Data records:
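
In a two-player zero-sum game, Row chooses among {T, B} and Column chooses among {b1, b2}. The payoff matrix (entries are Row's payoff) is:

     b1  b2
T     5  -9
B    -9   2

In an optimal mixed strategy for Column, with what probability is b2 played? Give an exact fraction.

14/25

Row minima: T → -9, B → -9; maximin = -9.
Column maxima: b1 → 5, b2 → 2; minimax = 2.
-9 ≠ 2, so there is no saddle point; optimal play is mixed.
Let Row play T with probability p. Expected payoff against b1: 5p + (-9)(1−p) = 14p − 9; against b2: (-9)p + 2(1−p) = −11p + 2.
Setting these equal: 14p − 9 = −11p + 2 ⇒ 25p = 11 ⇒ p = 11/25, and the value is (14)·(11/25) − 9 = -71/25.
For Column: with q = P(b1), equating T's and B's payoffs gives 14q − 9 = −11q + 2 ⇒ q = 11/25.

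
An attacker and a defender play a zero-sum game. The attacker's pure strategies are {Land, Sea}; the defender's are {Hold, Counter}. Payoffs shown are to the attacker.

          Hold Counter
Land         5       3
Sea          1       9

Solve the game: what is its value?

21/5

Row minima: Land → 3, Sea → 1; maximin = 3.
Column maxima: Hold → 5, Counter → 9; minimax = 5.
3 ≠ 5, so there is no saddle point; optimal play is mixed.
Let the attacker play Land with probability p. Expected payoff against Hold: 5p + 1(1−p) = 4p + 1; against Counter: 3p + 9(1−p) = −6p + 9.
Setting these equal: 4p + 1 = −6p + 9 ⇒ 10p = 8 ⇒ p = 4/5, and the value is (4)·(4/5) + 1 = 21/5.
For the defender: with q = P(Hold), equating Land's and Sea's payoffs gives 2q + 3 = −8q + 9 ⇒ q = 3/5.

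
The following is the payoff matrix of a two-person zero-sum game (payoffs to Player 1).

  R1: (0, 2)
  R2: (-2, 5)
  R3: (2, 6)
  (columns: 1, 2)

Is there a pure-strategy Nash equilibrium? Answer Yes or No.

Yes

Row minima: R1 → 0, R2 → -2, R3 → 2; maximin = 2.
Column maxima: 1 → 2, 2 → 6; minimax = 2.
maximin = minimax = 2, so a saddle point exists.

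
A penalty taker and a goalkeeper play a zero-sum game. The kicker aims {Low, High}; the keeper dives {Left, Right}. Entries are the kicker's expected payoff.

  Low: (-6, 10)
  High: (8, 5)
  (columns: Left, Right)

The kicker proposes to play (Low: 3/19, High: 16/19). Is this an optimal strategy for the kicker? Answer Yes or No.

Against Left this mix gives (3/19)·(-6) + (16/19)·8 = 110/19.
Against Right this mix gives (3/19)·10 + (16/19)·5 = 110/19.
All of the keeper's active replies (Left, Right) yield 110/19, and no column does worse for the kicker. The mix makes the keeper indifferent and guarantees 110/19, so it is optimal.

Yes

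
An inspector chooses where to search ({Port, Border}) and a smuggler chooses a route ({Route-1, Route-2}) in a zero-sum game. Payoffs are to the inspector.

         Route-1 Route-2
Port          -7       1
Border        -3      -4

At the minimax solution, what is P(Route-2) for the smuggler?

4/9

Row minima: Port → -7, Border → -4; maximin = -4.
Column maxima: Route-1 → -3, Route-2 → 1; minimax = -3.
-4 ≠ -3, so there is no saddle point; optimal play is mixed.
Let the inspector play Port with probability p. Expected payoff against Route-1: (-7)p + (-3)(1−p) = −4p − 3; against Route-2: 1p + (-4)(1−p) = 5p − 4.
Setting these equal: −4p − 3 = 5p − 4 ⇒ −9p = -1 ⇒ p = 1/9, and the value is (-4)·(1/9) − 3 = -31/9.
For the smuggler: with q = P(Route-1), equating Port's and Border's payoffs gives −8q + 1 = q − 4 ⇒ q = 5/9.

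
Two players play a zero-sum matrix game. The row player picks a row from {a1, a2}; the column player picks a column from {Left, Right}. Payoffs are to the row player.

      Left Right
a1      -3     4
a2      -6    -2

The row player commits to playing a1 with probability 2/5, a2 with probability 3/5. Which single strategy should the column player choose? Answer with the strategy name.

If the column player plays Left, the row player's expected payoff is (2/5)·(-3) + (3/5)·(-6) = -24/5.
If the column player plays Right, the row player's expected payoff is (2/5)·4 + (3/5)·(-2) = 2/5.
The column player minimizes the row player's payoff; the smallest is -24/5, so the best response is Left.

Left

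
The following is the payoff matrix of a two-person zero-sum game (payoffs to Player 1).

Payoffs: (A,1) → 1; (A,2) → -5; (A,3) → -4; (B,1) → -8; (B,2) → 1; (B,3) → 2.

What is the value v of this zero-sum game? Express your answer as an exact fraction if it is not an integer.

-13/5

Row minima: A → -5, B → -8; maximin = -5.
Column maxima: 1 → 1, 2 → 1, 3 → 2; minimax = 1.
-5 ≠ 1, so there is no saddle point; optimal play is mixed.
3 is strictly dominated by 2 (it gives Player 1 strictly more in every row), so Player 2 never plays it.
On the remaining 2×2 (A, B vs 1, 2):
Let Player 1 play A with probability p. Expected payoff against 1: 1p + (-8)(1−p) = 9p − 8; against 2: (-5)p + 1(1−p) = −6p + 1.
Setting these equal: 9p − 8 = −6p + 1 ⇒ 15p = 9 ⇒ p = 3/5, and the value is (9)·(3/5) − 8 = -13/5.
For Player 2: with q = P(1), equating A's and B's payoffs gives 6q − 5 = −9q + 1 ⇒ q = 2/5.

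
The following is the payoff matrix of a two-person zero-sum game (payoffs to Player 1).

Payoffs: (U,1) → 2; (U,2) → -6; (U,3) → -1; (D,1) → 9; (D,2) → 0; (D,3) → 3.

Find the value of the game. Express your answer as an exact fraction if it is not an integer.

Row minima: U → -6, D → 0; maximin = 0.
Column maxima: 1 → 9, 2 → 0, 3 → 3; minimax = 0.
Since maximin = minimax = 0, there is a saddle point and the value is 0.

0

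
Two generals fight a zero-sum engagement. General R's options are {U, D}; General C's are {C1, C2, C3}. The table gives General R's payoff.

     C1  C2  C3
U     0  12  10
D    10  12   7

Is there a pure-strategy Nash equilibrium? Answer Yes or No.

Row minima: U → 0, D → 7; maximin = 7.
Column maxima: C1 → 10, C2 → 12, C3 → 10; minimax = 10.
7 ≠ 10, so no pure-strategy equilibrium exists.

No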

*Aim of the task:*
What you return must be the lines above that run from the line with "In an optimal" to the line with "(columns: 1, 2)", inclusive, each copied exactly.

*Solution below:*
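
In an optimal mixed strategy for Column, with what probability is b2 played? Give an exact fraction.

14/25

Row minima: T → -9, B → -9; maximin = -9.
Column maxima: b1 → 5, b2 → 2; minimax = 2.
-9 ≠ 2, so there is no saddle point; optimal play is mixed.
Let Row play T with probability p. Expected payoff against b1: 5p + (-9)(1−p) = 14p − 9; against b2: (-9)p + 2(1−p) = −11p + 2.
Setting these equal: 14p − 9 = −11p + 2 ⇒ 25p = 11 ⇒ p = 11/25, and the value is (14)·(11/25) − 9 = -71/25.
For Column: with q = P(b1), equating T's and B's payoffs gives 14q − 9 = −11q + 2 ⇒ q = 11/25.

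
An attacker and a defender play a zero-sum game. The attacker's pure strategies are {Land, Sea}; the defender's are {Hold, Counter}. Payoffs shown are to the attacker.

          Hold Counter
Land         5       3
Sea          1       9

Solve the game: what is its value?

21/5

Row minima: Land → 3, Sea → 1; maximin = 3.
Column maxima: Hold → 5, Counter → 9; minimax = 5.
3 ≠ 5, so there is no saddle point; optimal play is mixed.
Let the attacker play Land with probability p. Expected payoff against Hold: 5p + 1(1−p) = 4p + 1; against Counter: 3p + 9(1−p) = −6p + 9.
Setting these equal: 4p + 1 = −6p + 9 ⇒ 10p = 8 ⇒ p = 4/5, and the value is (4)·(4/5) + 1 = 21/5.
For the defender: with q = P(Hold), equating Land's and Sea's payoffs gives 2q + 3 = −8q + 9 ⇒ q = 3/5.

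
The following is the payoff matrix of a two-person zero-sum game (payoffs to Player 1).

  R1: (0, 2)
  R2: (-2, 5)
  R3: (2, 6)
  (columns: 1, 2)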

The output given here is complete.